▶ [Work to be completed]: What is needed is an exact copy of the lines from the one containing "Combine the following" through the last line of the entries below, both included.

Collected data:
========================================
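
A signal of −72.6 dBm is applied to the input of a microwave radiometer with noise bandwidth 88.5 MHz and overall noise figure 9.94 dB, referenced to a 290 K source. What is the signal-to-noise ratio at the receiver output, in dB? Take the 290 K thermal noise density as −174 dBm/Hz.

Noise floor: N = −174 + 10 log₁₀(B) + NF
10 log₁₀(8.85×10⁷) = 79.47 dB
N = −174 + 79.47 + 9.94 = −84.59 dBm
SNR = P_sig − N = −72.6 − (−84.59) = 11.99 dB → 12.0 dB

12.0 dB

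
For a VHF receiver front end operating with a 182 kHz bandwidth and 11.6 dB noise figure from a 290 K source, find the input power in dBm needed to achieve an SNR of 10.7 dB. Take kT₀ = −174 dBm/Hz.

−99.1 dBm

Sensitivity = −174 + 10 log₁₀(B) + NF + SNR_min
= −174 + 52.6 + 11.6 + 10.7
= −99.1 dBm → −99.1 dBm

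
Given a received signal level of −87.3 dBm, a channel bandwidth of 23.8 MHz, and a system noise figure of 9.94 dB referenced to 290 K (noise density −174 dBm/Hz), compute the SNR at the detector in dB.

Noise floor: N = −174 + 10 log₁₀(B) + NF
10 log₁₀(2.38×10⁷) = 73.77 dB
N = −174 + 73.77 + 9.94 = −90.29 dBm
SNR = P_sig − N = −87.3 − (−90.29) = 2.99 dB → 3.0 dB

3.0 dB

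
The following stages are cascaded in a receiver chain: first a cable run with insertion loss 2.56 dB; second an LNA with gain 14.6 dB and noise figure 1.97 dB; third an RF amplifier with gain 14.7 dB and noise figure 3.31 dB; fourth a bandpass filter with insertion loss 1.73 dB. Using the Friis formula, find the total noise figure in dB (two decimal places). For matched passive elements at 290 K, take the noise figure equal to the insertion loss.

Convert to linear (a loss of L dB is a gain of −L dB): F_i = 10^(NF_i/10), G_i = 10^(G_i,dB/10)
  Stage 1: F_1 = 10^(2.56/10) = 1.803, G_1 = 10^(−2.56/10) = 0.5546
  Stage 2: F_2 = 10^(1.97/10) = 1.574, G_2 = 10^(14.6/10) = 28.84
  Stage 3: F_3 = 10^(3.31/10) = 2.143, G_3 = 10^(14.7/10) = 29.51
  Stage 4: F_4 = 10^(1.73/10) = 1.489, G_4 = 10^(−1.73/10) = 0.6714
Friis cascade:
  F = 1.803 + (1.574 − 1)/0.5546 + (2.143 − 1)/16.00 + (1.489 − 1)/472.1 = 2.910
NF = 10 log₁₀(2.910) = 4.64 dB

4.64 dB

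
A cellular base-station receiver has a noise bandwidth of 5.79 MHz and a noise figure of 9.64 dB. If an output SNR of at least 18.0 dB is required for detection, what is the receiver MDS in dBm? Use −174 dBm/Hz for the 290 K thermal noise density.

Sensitivity = −174 + 10 log₁₀(B) + NF + SNR_min
= −174 + 67.63 + 9.64 + 18.0
= −78.73 dBm → −78.7 dBm

−78.7 dBm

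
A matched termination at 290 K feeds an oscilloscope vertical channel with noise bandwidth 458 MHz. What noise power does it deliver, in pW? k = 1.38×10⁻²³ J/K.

1.83 pW

P_n = kTB = 1.38×10⁻²³ × 290 × 4.58×10⁸ = 1.83×10⁻¹² W = 1.83 pW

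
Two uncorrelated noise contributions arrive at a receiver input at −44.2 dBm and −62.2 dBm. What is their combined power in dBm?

−44.1 dBm

Convert to linear, add, convert back:
P₁ = 3.80×10⁻⁸ W, P₂ = 6.03×10⁻¹⁰ W
P_tot = 3.86×10⁻⁸ W → 10 log₁₀(P_tot / 10⁻³) = −44.1 dBm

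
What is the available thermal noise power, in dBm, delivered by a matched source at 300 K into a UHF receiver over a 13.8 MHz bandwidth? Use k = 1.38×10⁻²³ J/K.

−102.4 dBm

P_n = kTB = 1.38×10⁻²³ × 300 × 1.38×10⁷ = 5.71×10⁻¹⁴ W
In dBm: 10 log₁₀(5.71×10⁻¹⁴ / 10⁻³) = −102.4 dBm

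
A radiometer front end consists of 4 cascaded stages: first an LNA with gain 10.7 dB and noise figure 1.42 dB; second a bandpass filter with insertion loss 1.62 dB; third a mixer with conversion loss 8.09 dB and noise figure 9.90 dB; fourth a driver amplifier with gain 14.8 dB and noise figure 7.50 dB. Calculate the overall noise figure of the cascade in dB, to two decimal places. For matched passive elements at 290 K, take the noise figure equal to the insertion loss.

Convert to linear (a loss of L dB is a gain of −L dB): F_i = 10^(NF_i/10), G_i = 10^(G_i,dB/10)
  Stage 1: F_1 = 10^(1.42/10) = 1.387, G_1 = 10^(10.7/10) = 11.75
  Stage 2: F_2 = 10^(1.62/10) = 1.452, G_2 = 10^(−1.62/10) = 0.6887
  Stage 3: F_3 = 10^(9.90/10) = 9.772, G_3 = 10^(−8.09/10) = 0.1552
  Stage 4: F_4 = 10^(7.50/10) = 5.623, G_4 = 10^(14.8/10) = 30.20
Friis cascade:
  F = 1.387 + (1.452 − 1)/11.75 + (9.772 − 1)/8.091 + (5.623 − 1)/1.256 = 6.190
NF = 10 log₁₀(6.190) = 7.92 dB

7.92 dB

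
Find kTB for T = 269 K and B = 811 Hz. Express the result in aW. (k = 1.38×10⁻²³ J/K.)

P_n = kTB = 1.38×10⁻²³ × 269 × 8.11×10² = 3.01×10⁻¹⁸ W = 3.01 aW

3.01 aW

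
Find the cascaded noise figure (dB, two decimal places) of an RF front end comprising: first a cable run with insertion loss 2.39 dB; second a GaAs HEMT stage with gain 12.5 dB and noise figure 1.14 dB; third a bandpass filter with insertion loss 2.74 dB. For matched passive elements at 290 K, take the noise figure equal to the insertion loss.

Convert to linear (a loss of L dB is a gain of −L dB): F_i = 10^(NF_i/10), G_i = 10^(G_i,dB/10)
  Stage 1: F_1 = 10^(2.39/10) = 1.734, G_1 = 10^(−2.39/10) = 0.5768
  Stage 2: F_2 = 10^(1.14/10) = 1.300, G_2 = 10^(12.5/10) = 17.78
  Stage 3: F_3 = 10^(2.74/10) = 1.879, G_3 = 10^(−2.74/10) = 0.5321
Friis cascade:
  F = 1.734 + (1.300 − 1)/0.5768 + (1.879 − 1)/10.26 = 2.340
NF = 10 log₁₀(2.340) = 3.69 dB

3.69 dB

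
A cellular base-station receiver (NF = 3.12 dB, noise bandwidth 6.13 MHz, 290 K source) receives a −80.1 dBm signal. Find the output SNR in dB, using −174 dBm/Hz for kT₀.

Noise floor: N = −174 + 10 log₁₀(B) + NF
10 log₁₀(6.13×10⁶) = 67.87 dB
N = −174 + 67.87 + 3.12 = −103.01 dBm
SNR = P_sig − N = −80.1 − (−103.01) = 22.91 dB → 22.9 dB

22.9 dB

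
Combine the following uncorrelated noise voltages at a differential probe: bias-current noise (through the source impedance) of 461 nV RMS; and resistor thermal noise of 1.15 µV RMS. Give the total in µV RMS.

1.24 µV

Uncorrelated sources add in power (mean-square): V_tot = √(ΣV_i²)
V_tot = √[(4.61×10⁻⁷)² + (1.15×10⁻⁶)²] = 1.24×10⁻⁶ V = 1.24 µV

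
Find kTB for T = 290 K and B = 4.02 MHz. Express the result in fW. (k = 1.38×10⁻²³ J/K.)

16.1 fW

P_n = kTB = 1.38×10⁻²³ × 290 × 4.02×10⁶ = 1.61×10⁻¹⁴ W = 16.1 fW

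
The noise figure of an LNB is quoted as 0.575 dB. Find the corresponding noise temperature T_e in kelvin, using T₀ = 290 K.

F = 10^(0.575/10) = 1.14156
T_e = (F − 1)·T₀ = (1.14156 − 1) × 290 = 41.1 K

41.1 K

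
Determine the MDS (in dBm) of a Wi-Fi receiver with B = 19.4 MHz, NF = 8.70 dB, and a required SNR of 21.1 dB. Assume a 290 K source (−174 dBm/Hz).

−71.3 dBm

Sensitivity = −174 + 10 log₁₀(B) + NF + SNR_min
= −174 + 72.88 + 8.70 + 21.1
= −71.32 dBm → −71.3 dBm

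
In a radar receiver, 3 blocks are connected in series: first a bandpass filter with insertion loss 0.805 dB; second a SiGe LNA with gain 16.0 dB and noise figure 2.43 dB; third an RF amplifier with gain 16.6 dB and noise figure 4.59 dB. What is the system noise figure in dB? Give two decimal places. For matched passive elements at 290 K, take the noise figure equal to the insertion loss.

3.35 dB

Convert to linear (a loss of L dB is a gain of −L dB): F_i = 10^(NF_i/10), G_i = 10^(G_i,dB/10)
  Stage 1: F_1 = 10^(0.805/10) = 1.204, G_1 = 10^(−0.805/10) = 0.8308
  Stage 2: F_2 = 10^(2.43/10) = 1.750, G_2 = 10^(16.0/10) = 39.81
  Stage 3: F_3 = 10^(4.59/10) = 2.877, G_3 = 10^(16.6/10) = 45.71
Friis cascade:
  F = 1.204 + (1.750 − 1)/0.8308 + (2.877 − 1)/33.08 = 2.163
NF = 10 log₁₀(2.163) = 3.35 dB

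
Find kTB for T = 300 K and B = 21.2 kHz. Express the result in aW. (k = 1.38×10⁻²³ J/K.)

87.8 aW

P_n = kTB = 1.38×10⁻²³ × 300 × 2.12×10⁴ = 8.78×10⁻¹⁷ W = 87.8 aW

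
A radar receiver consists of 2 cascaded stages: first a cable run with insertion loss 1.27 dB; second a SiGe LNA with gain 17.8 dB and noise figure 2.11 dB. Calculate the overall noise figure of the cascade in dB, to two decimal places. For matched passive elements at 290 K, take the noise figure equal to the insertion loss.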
========================================
▶ [Your solution]:
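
Combine the following uncorrelated noise voltages at a differential probe: bias-current noise (through the source impedance) of 461 nV RMS; and resistor thermal noise of 1.15 µV RMS. Give the total in µV RMS.

1.24 µV

Uncorrelated sources add in power (mean-square): V_tot = √(ΣV_i²)
V_tot = √[(4.61×10⁻⁷)² + (1.15×10⁻⁶)²] = 1.24×10⁻⁶ V = 1.24 µV

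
Find kTB for T = 290 K and B = 4.02 MHz. Express the result in fW. (k = 1.38×10⁻²³ J/K.)

16.1 fW

P_n = kTB = 1.38×10⁻²³ × 290 × 4.02×10⁶ = 1.61×10⁻¹⁴ W = 16.1 fW

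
The noise figure of an LNB is quoted as 0.575 dB. Find the corresponding noise temperature T_e in kelvin, using T₀ = 290 K.

F = 10^(0.575/10) = 1.14156
T_e = (F − 1)·T₀ = (1.14156 − 1) × 290 = 41.1 K

41.1 K

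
Determine the MDS (in dBm) of a Wi-Fi receiver with B = 19.4 MHz, NF = 8.70 dB, and a required SNR of 21.1 dB. Assume a 290 K source (−174 dBm/Hz).

−71.3 dBm

Sensitivity = −174 + 10 log₁₀(B) + NF + SNR_min
= −174 + 72.88 + 8.70 + 21.1
= −71.32 dBm → −71.3 dBm

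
In a radar receiver, 3 blocks are connected in series: first a bandpass filter with insertion loss 0.805 dB; second a SiGe LNA with gain 16.0 dB and noise figure 2.43 dB; third an RF amplifier with gain 16.6 dB and noise figure 4.59 dB. What is the system noise figure in dB? Give two decimal places. For matched passive elements at 290 K, take the noise figure equal to the insertion loss.

3.35 dB

Convert to linear (a loss of L dB is a gain of −L dB): F_i = 10^(NF_i/10), G_i = 10^(G_i,dB/10)
  Stage 1: F_1 = 10^(0.805/10) = 1.204, G_1 = 10^(−0.805/10) = 0.8308
  Stage 2: F_2 = 10^(2.43/10) = 1.750, G_2 = 10^(16.0/10) = 39.81
  Stage 3: F_3 = 10^(4.59/10) = 2.877, G_3 = 10^(16.6/10) = 45.71
Friis cascade:
  F = 1.204 + (1.750 − 1)/0.8308 + (2.877 − 1)/33.08 = 2.163
NF = 10 log₁₀(2.163) = 3.35 dB

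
Find kTB for T = 300 K and B = 21.2 kHz. Express the result in aW. (k = 1.38×10⁻²³ J/K.)

87.8 aW

P_n = kTB = 1.38×10⁻²³ × 300 × 2.12×10⁴ = 8.78×10⁻¹⁷ W = 87.8 aW

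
A radar receiver consists of 2 cascaded stages: first a cable run with insertion loss 1.27 dB; second a SiGe LNA with gain 17.8 dB and noise figure 2.11 dB. Calculate the overall noise figure of the cascade in dB, to two decimal places. For matched passive elements at 290 K, take the noise figure equal to the insertion loss.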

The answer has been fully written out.